Each line containing the word "ports" must be copied from the material below.

>>>>>

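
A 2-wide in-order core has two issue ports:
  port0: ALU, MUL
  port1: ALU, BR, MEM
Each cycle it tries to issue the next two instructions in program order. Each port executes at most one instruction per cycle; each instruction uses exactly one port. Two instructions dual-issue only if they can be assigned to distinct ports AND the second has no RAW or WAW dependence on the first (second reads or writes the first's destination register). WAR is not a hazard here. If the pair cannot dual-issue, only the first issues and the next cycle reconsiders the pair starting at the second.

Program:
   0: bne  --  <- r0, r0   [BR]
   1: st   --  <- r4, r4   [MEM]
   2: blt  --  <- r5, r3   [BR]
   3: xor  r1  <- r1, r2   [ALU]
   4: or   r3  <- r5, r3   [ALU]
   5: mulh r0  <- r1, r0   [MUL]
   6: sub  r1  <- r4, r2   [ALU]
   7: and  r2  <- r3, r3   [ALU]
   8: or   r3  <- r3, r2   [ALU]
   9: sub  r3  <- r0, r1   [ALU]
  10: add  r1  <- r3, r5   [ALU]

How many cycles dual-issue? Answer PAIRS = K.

#0 head=0: bne i0 no-port BR/MEM
#1 head=1: st i1 no-port MEM/BR
#2 head=2: blt+xor i2+i3 dual
#3 head=4: or+mulh i4+i5 dual
#4 head=6: sub+and i6+i7 dual
#5 head=8: or i8 WAW r3
#6 head=9: sub i9 RAW r3
#7 head=10: add i10 tail

PAIRS = 3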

<<<<<

▶ Problem solution
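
A 2-wide in-order core has two issue ports:
Each cycle it tries to issue the next two instructions in program order. Each port executes at most one instruction per cycle; each instruction uses exactly one port. Two instructions dual-issue only if they can be assigned to distinct ports AND the second has no RAW or WAW dependence on the first (second reads or writes the first's destination register). WAR is not a hazard here. If the pair cannot dual-issue, only the first issues and the next cycle reconsiders the pair starting at the second.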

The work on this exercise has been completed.